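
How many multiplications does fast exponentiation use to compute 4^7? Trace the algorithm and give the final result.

Computing 4^7 by squaring (build up from 4^1; each line after the first costs one multiplication):

4^1 = 4
4^2 = (4^1)^2 = 4^2 = 16
4^3 = 4 * 4^2 = 4 * 16 = 64
4^6 = (4^3)^2 = 64^2 = 4096
4^7 = 4 * 4^6 = 4 * 4096 = 16384

Result: 16384
Multiplications needed: 4 (4 lines after 4^1)

4^7 = 16384. Using exponentiation by squaring, this requires 4 multiplications. The key idea: if the exponent is even, square the half-power; if odd, multiply by the base once.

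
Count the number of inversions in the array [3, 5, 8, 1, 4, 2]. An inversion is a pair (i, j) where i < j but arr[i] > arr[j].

Finding inversions in [3, 5, 8, 1, 4, 2]:

(0, 3): arr[0]=3 > arr[3]=1
(0, 5): arr[0]=3 > arr[5]=2
(1, 3): arr[1]=5 > arr[3]=1
(1, 4): arr[1]=5 > arr[4]=4
(1, 5): arr[1]=5 > arr[5]=2
(2, 3): arr[2]=8 > arr[3]=1
(2, 4): arr[2]=8 > arr[4]=4
(2, 5): arr[2]=8 > arr[5]=2
(4, 5): arr[4]=4 > arr[5]=2

Total inversions: 9

The array has 9 inversion(s): (0,3), (0,5), (1,3), (1,4), (1,5), (2,3), (2,4), (2,5), (4,5). Each pair (i,j) satisfies i < j and arr[i] > arr[j].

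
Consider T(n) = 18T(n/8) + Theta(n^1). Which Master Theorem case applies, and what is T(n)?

Master Theorem for T(n) = 18T(n/8) + O(n^1):

a = 18, b = 8, c = 1
log_b(a) = log_8(18) = 1.3900

Case 1: c = 1 < log_8(18) = 1.3900
T(n) = O(n^(log_8 18))

For T(n) = 18T(n/8) + O(n^1): log_8(18) = 1.3900. This is Case 1 of the Master Theorem (c < log_b(a), work dominated by leaves), giving O(n^(log_8 18)).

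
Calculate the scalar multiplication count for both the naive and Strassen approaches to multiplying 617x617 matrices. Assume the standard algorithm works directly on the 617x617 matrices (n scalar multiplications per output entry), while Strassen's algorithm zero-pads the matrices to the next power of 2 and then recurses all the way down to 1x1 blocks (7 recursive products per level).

Matrix multiplication for 617x617 matrices:

Strassen's algorithm requires power-of-2 dimensions. Pad 617x617 to 1024x1024 (next power of 2).

Standard algorithm: 617^3 = 234885113 multiplications
Strassen's algorithm: 7^(log2(1024)) = 7^10 = 282475249 multiplications
Difference: 234885113 - 282475249 = -47590136 (Strassen uses MORE here due to padding overhead — for small or just-over-power-of-2 n, padding can outweigh the per-level savings)

Standard: 234885113 multiplications (617^3). Strassen: 282475249 multiplications (7^10, after padding to 1024x1024). Strassen reduces 8 recursive multiplications to 7 at each level.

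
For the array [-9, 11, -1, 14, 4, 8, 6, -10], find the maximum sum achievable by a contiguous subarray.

Using Kadane's algorithm on [-9, 11, -1, 14, 4, 8, 6, -10]:

Scanning through the array:
Position 1 (value 11): max_ending_here = 11, max_so_far = 11
Position 2 (value -1): max_ending_here = 10, max_so_far = 11
Position 3 (value 14): max_ending_here = 24, max_so_far = 24
Position 4 (value 4): max_ending_here = 28, max_so_far = 28
Position 5 (value 8): max_ending_here = 36, max_so_far = 36
Position 6 (value 6): max_ending_here = 42, max_so_far = 42
Position 7 (value -10): max_ending_here = 32, max_so_far = 42

Maximum subarray: [11, -1, 14, 4, 8, 6]
Maximum sum: 42

The maximum subarray is [11, -1, 14, 4, 8, 6] with sum 42. This subarray runs from index 1 to index 6.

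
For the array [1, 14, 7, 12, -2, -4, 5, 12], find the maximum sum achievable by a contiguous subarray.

Using Kadane's algorithm on [1, 14, 7, 12, -2, -4, 5, 12]:

Scanning through the array:
Position 1 (value 14): max_ending_here = 15, max_so_far = 15
Position 2 (value 7): max_ending_here = 22, max_so_far = 22
Position 3 (value 12): max_ending_here = 34, max_so_far = 34
Position 4 (value -2): max_ending_here = 32, max_so_far = 34
Position 5 (value -4): max_ending_here = 28, max_so_far = 34
Position 6 (value 5): max_ending_here = 33, max_so_far = 34
Position 7 (value 12): max_ending_here = 45, max_so_far = 45

Maximum subarray: [1, 14, 7, 12, -2, -4, 5, 12]
Maximum sum: 45

The maximum subarray is [1, 14, 7, 12, -2, -4, 5, 12] with sum 45. This subarray runs from index 0 to index 7.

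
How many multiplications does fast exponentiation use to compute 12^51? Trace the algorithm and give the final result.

Computing 12^51 by squaring (build up from 12^1; each line after the first costs one multiplication):

12^1 = 12
12^2 = (12^1)^2 = 12^2 = 144
12^3 = 12 * 12^2 = 12 * 144 = 1728
12^6 = (12^3)^2 = 1728^2 = 2985984
12^12 = (12^6)^2 = 2985984^2 = 8916100448256
12^24 = (12^12)^2 = 8916100448256^2 = 79496847203390844133441536
12^25 = 12 * 12^24 = 12 * 79496847203390844133441536 = 953962166440690129601298432
12^50 = (12^25)^2 = 953962166440690129601298432^2 = 910043815000214977332758527534256632492715260325658624
12^51 = 12 * 12^50 = 12 * 910043815000214977332758527534256632492715260325658624 = 10920525780002579727993102330411079589912583123907903488

Result: 10920525780002579727993102330411079589912583123907903488
Multiplications needed: 8 (8 lines after 12^1)

12^51 = 10920525780002579727993102330411079589912583123907903488. Using exponentiation by squaring, this requires 8 multiplications. The key idea: if the exponent is even, square the half-power; if odd, multiply by the base once.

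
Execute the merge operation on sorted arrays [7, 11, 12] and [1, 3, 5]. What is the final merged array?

Merging process:

Compare 7 vs 1: take 1 from right. Merged: [1]
Compare 7 vs 3: take 3 from right. Merged: [1, 3]
Compare 7 vs 5: take 5 from right. Merged: [1, 3, 5]
Append remaining from left: [7, 11, 12]. Merged: [1, 3, 5, 7, 11, 12]

Final merged array: [1, 3, 5, 7, 11, 12]
Total comparisons: 3

The merged array is [1, 3, 5, 7, 11, 12], requiring 3 comparisons. The merge step runs in O(n) time where n is the total number of elements.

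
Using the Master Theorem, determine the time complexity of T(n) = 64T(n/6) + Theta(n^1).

Master Theorem for T(n) = 64T(n/6) + O(n^1):

a = 64, b = 6, c = 1
log_b(a) = log_6(64) = 2.3211

Case 1: c = 1 < log_6(64) = 2.3211
T(n) = O(n^(log_6 64))

For T(n) = 64T(n/6) + O(n^1): log_6(64) = 2.3211. This is Case 1 of the Master Theorem (c < log_b(a), work dominated by leaves), giving O(n^(log_6 64)).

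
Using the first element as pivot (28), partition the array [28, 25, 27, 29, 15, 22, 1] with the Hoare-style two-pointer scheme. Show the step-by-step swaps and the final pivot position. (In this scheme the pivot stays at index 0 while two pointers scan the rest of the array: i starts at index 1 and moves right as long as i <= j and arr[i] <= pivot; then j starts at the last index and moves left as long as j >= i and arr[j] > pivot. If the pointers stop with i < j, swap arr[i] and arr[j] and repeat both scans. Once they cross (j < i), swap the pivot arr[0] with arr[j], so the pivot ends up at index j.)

Hoare-style two-pointer partition with pivot = 28:

Initial array: [28, 25, 27, 29, 15, 22, 1]

Pointers start at i = 1, j = 6.
i stops at index 3 (arr[3]=29 > 28), j stops at index 6 (arr[6]=1 <= 28): swap arr[3] and arr[6], array becomes [28, 25, 27, 1, 15, 22, 29]
i ends at 6, j ends at 5: the pointers have crossed (j < i), so scanning stops.

Swap pivot arr[0] with arr[5] to place pivot at position 5: [22, 25, 27, 1, 15, 28, 29]
Pivot position: 5

After partitioning with pivot 28, the array becomes [22, 25, 27, 1, 15, 28, 29]. The pivot is placed at index 5. All elements to the left of the pivot are <= 28, and all elements to the right are > 28.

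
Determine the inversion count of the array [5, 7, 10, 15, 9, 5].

Finding inversions in [5, 7, 10, 15, 9, 5]:

(1, 5): arr[1]=7 > arr[5]=5
(2, 4): arr[2]=10 > arr[4]=9
(2, 5): arr[2]=10 > arr[5]=5
(3, 4): arr[3]=15 > arr[4]=9
(3, 5): arr[3]=15 > arr[5]=5
(4, 5): arr[4]=9 > arr[5]=5

Total inversions: 6

The array has 6 inversion(s): (1,5), (2,4), (2,5), (3,4), (3,5), (4,5). Each pair (i,j) satisfies i < j and arr[i] > arr[j].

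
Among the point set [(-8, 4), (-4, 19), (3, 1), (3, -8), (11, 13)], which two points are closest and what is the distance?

Computing all pairwise distances among 5 points:

d((-8, 4), (-4, 19)) = 15.5242
d((-8, 4), (3, 1)) = 11.4018
d((-8, 4), (3, -8)) = 16.2788
d((-8, 4), (11, 13)) = 21.0238
d((-4, 19), (3, 1)) = 19.3132
d((-4, 19), (3, -8)) = 27.8927
d((-4, 19), (11, 13)) = 16.1555
d((3, 1), (3, -8)) = 9.0 <-- minimum
d((3, 1), (11, 13)) = 14.4222
d((3, -8), (11, 13)) = 22.4722

Closest pair: (3, 1) and (3, -8) with distance 9.0

The closest pair is (3, 1) and (3, -8) with Euclidean distance 9.0. For 5 points, brute-force pairwise comparison is shown above. For large n, the divide-and-conquer algorithm (sort by x, recurse on halves, check the dividing strip) achieves O(n log n).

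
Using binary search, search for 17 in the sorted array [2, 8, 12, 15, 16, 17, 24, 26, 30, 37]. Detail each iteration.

Binary search for 17 in [2, 8, 12, 15, 16, 17, 24, 26, 30, 37]:

lo=0, hi=9, mid=4, arr[mid]=16 -> 16 < 17, search right half
lo=5, hi=9, mid=7, arr[mid]=26 -> 26 > 17, search left half
lo=5, hi=6, mid=5, arr[mid]=17 -> Found target at index 5!

Binary search finds 17 at index 5 after 3 comparisons. The search repeatedly halves the search space by comparing with the middle element.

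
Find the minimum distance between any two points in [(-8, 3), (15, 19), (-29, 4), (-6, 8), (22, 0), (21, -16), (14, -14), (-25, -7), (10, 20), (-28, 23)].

Computing all pairwise distances among 10 points:

d((-8, 3), (15, 19)) = 28.0179
d((-8, 3), (-29, 4)) = 21.0238
d((-8, 3), (-6, 8)) = 5.3852
d((-8, 3), (22, 0)) = 30.1496
d((-8, 3), (21, -16)) = 34.6699
d((-8, 3), (14, -14)) = 27.8029
d((-8, 3), (-25, -7)) = 19.7231
d((-8, 3), (10, 20)) = 24.7588
d((-8, 3), (-28, 23)) = 28.2843
d((15, 19), (-29, 4)) = 46.4866
d((15, 19), (-6, 8)) = 23.7065
d((15, 19), (22, 0)) = 20.2485
d((15, 19), (21, -16)) = 35.5106
d((15, 19), (14, -14)) = 33.0151
d((15, 19), (-25, -7)) = 47.7074
d((15, 19), (10, 20)) = 5.099 <-- minimum
d((15, 19), (-28, 23)) = 43.1856
d((-29, 4), (-6, 8)) = 23.3452
d((-29, 4), (22, 0)) = 51.1566
d((-29, 4), (21, -16)) = 53.8516
d((-29, 4), (14, -14)) = 46.6154
d((-29, 4), (-25, -7)) = 11.7047
d((-29, 4), (10, 20)) = 42.1545
d((-29, 4), (-28, 23)) = 19.0263
d((-6, 8), (22, 0)) = 29.1204
d((-6, 8), (21, -16)) = 36.1248
d((-6, 8), (14, -14)) = 29.7321
d((-6, 8), (-25, -7)) = 24.2074
d((-6, 8), (10, 20)) = 20.0
d((-6, 8), (-28, 23)) = 26.6271
d((22, 0), (21, -16)) = 16.0312
d((22, 0), (14, -14)) = 16.1245
d((22, 0), (-25, -7)) = 47.5184
d((22, 0), (10, 20)) = 23.3238
d((22, 0), (-28, 23)) = 55.0364
d((21, -16), (14, -14)) = 7.2801
d((21, -16), (-25, -7)) = 46.8722
d((21, -16), (10, 20)) = 37.6431
d((21, -16), (-28, 23)) = 62.6259
d((14, -14), (-25, -7)) = 39.6232
d((14, -14), (10, 20)) = 34.2345
d((14, -14), (-28, 23)) = 55.9732
d((-25, -7), (10, 20)) = 44.2041
d((-25, -7), (-28, 23)) = 30.1496
d((10, 20), (-28, 23)) = 38.1182

Closest pair: (15, 19) and (10, 20) with distance 5.099

The closest pair is (15, 19) and (10, 20) with Euclidean distance 5.099. For 10 points, brute-force pairwise comparison is shown above. For large n, the divide-and-conquer algorithm (sort by x, recurse on halves, check the dividing strip) achieves O(n log n).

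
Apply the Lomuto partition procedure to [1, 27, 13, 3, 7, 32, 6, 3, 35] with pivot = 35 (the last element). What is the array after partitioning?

Lomuto partition with pivot = 35:

Initial array: [1, 27, 13, 3, 7, 32, 6, 3, 35]

arr[0]=1 <= 35: swap with position 0, array becomes [1, 27, 13, 3, 7, 32, 6, 3, 35]
arr[1]=27 <= 35: swap with position 1, array becomes [1, 27, 13, 3, 7, 32, 6, 3, 35]
arr[2]=13 <= 35: swap with position 2, array becomes [1, 27, 13, 3, 7, 32, 6, 3, 35]
arr[3]=3 <= 35: swap with position 3, array becomes [1, 27, 13, 3, 7, 32, 6, 3, 35]
arr[4]=7 <= 35: swap with position 4, array becomes [1, 27, 13, 3, 7, 32, 6, 3, 35]
arr[5]=32 <= 35: swap with position 5, array becomes [1, 27, 13, 3, 7, 32, 6, 3, 35]
arr[6]=6 <= 35: swap with position 6, array becomes [1, 27, 13, 3, 7, 32, 6, 3, 35]
arr[7]=3 <= 35: swap with position 7, array becomes [1, 27, 13, 3, 7, 32, 6, 3, 35]

Place pivot at position 8: [1, 27, 13, 3, 7, 32, 6, 3, 35]
Pivot position: 8

After partitioning with pivot 35, the array becomes [1, 27, 13, 3, 7, 32, 6, 3, 35]. The pivot is placed at index 8. All elements to the left of the pivot are <= 35, and all elements to the right are > 35.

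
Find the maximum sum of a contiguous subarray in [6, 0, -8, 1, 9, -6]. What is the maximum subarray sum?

Using Kadane's algorithm on [6, 0, -8, 1, 9, -6]:

Scanning through the array:
Position 1 (value 0): max_ending_here = 6, max_so_far = 6
Position 2 (value -8): max_ending_here = -2, max_so_far = 6
Position 3 (value 1): max_ending_here = 1, max_so_far = 6
Position 4 (value 9): max_ending_here = 10, max_so_far = 10
Position 5 (value -6): max_ending_here = 4, max_so_far = 10

Maximum subarray: [1, 9]
Maximum sum: 10

The maximum subarray is [1, 9] with sum 10. This subarray runs from index 3 to index 4.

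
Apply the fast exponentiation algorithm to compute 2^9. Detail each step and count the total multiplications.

Computing 2^9 by squaring (build up from 2^1; each line after the first costs one multiplication):

2^1 = 2
2^2 = (2^1)^2 = 2^2 = 4
2^4 = (2^2)^2 = 4^2 = 16
2^8 = (2^4)^2 = 16^2 = 256
2^9 = 2 * 2^8 = 2 * 256 = 512

Result: 512
Multiplications needed: 4 (4 lines after 2^1)

2^9 = 512. Using exponentiation by squaring, this requires 4 multiplications. The key idea: if the exponent is even, square the half-power; if odd, multiply by the base once.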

§

What is expected: Taking the line containing "Find the maximum sum of" as the first, please return it and every line after it through the end of the entries, exactly and only those.

Result:
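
Find the maximum sum of a contiguous subarray in [6, 0, -8, 1, 9, -6]. What is the maximum subarray sum?

Using Kadane's algorithm on [6, 0, -8, 1, 9, -6]:

Scanning through the array:
Position 1 (value 0): max_ending_here = 6, max_so_far = 6
Position 2 (value -8): max_ending_here = -2, max_so_far = 6
Position 3 (value 1): max_ending_here = 1, max_so_far = 6
Position 4 (value 9): max_ending_here = 10, max_so_far = 10
Position 5 (value -6): max_ending_here = 4, max_so_far = 10

Maximum subarray: [1, 9]
Maximum sum: 10

The maximum subarray is [1, 9] with sum 10. This subarray runs from index 3 to index 4.

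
Apply the fast exponentiation algorithm to compute 2^9. Detail each step and count the total multiplications.

Computing 2^9 by squaring (build up from 2^1; each line after the first costs one multiplication):

2^1 = 2
2^2 = (2^1)^2 = 2^2 = 4
2^4 = (2^2)^2 = 4^2 = 16
2^8 = (2^4)^2 = 16^2 = 256
2^9 = 2 * 2^8 = 2 * 256 = 512

Result: 512
Multiplications needed: 4 (4 lines after 2^1)

2^9 = 512. Using exponentiation by squaring, this requires 4 multiplications. The key idea: if the exponent is even, square the half-power; if odd, multiply by the base once.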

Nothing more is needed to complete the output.